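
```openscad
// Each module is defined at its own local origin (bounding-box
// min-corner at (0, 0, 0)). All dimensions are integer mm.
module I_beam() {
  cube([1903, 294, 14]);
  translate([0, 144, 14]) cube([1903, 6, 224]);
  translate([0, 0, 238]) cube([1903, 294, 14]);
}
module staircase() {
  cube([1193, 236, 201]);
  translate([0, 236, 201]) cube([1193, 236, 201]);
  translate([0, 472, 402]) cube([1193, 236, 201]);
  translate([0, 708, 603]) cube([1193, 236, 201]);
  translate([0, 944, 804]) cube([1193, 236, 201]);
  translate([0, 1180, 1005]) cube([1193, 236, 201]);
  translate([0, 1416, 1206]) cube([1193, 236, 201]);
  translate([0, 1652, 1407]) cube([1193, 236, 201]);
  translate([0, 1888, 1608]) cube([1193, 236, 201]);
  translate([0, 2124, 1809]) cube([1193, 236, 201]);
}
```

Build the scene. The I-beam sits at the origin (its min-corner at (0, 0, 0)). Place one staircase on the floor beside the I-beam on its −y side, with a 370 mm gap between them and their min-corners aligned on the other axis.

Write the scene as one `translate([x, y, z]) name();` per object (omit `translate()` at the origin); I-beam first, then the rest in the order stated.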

== == ==

▶ [Task]:
The lines holding the word "corner" are the answer. Find them in the entries and copy them.

▶ [Answer below]:
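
// min-corner at (0, 0, 0)). All dimensions are integer mm.
Build the scene. The I-beam sits at the origin (its min-corner at (0, 0, 0)). Place one staircase on the floor beside the I-beam on its −y side, with a 370 mm gap between them and their min-corners aligned on the other axis.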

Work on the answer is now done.